=== What this task involves ===
Each entry must be output exactly as it appears.

=== Input ===
BEGIN

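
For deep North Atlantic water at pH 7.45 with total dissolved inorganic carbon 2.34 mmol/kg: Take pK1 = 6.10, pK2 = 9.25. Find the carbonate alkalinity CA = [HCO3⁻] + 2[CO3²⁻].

CA = [HCO3⁻] + 2[CO3²⁻] = (α₁ + 2α₂)·DIC
At pH 7.45: [H⁺]/K1 = 10^-1.35 = 0.044668, K2/[H⁺] = 10^-1.80 = 0.015849
α₁ = 1/(1 + 0.044668 + 0.015849) = 1/1.0605 = 0.9429; α₂ = α₁·K2/[H⁺] = 0.01494
α₁ + 2α₂ = 0.9728
CA = 0.9728 × 2.34 = 2.28 mmol/kg

CA = 2.28 mmol/kg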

END

=== Result of this exercise ===
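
For deep North Atlantic water at pH 7.45 with total dissolved inorganic carbon 2.34 mmol/kg: Take pK1 = 6.10, pK2 = 9.25. Find the carbonate alkalinity CA = [HCO3⁻] + 2[CO3²⁻].

CA = [HCO3⁻] + 2[CO3²⁻] = (α₁ + 2α₂)·DIC
At pH 7.45: [H⁺]/K1 = 10^-1.35 = 0.044668, K2/[H⁺] = 10^-1.80 = 0.015849
α₁ = 1/(1 + 0.044668 + 0.015849) = 1/1.0605 = 0.9429; α₂ = α₁·K2/[H⁺] = 0.01494
α₁ + 2α₂ = 0.9728
CA = 0.9728 × 2.34 = 2.28 mmol/kg

CA = 2.28 mmol/kg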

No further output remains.